### What to produce
Copy out each line containing "Answer" from the entries below.

↓

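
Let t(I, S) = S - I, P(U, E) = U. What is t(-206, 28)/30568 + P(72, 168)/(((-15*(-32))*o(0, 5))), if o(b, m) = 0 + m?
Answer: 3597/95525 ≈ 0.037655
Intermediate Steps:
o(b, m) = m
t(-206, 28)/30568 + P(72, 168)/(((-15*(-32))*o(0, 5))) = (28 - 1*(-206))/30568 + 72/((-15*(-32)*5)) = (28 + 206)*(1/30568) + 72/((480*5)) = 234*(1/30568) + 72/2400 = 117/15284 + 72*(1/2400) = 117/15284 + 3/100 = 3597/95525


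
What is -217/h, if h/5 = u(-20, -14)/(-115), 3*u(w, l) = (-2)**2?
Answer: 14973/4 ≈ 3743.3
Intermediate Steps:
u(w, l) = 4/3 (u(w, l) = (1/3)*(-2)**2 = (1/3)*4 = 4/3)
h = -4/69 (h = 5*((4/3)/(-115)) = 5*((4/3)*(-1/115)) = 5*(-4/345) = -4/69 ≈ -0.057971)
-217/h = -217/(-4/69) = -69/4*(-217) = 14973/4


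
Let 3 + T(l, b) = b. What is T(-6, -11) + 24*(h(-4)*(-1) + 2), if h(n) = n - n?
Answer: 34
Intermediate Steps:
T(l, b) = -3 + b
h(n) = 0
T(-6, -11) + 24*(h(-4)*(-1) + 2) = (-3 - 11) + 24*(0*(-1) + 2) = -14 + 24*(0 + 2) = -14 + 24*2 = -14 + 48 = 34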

↑
↓

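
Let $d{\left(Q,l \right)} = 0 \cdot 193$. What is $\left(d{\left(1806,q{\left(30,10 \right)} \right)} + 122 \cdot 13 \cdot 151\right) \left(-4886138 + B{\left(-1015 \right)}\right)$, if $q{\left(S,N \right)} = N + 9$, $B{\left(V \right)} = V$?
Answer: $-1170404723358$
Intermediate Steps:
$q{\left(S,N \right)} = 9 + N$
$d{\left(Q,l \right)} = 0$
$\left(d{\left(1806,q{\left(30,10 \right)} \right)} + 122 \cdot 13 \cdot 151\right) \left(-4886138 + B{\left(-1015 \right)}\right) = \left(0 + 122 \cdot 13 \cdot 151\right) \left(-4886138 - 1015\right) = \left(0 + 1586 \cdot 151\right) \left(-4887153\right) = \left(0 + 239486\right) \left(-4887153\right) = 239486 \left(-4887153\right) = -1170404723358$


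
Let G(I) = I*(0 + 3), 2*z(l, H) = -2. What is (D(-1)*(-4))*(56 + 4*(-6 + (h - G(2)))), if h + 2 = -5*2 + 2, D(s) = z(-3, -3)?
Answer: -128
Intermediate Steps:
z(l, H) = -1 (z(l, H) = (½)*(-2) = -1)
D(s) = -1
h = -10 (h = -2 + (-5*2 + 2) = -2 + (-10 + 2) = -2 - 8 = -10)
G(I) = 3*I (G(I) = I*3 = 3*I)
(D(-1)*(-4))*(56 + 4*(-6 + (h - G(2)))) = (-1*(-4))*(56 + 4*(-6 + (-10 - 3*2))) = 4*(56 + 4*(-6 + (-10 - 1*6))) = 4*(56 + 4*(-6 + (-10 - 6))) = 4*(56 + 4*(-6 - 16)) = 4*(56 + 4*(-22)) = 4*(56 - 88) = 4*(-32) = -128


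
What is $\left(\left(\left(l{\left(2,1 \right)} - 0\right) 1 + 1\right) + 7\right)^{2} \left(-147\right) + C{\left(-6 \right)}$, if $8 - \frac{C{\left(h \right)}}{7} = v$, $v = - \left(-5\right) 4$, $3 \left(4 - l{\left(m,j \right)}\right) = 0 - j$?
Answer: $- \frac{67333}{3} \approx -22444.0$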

↑

### Reply to the task
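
Answer: 3597/95525 ≈ 0.037655
Answer: 14973/4 ≈ 3743.3
Answer: 34
Answer: $-1170404723358$
Answer: -128
Answer: $- \frac{67333}{3} \approx -22444.0$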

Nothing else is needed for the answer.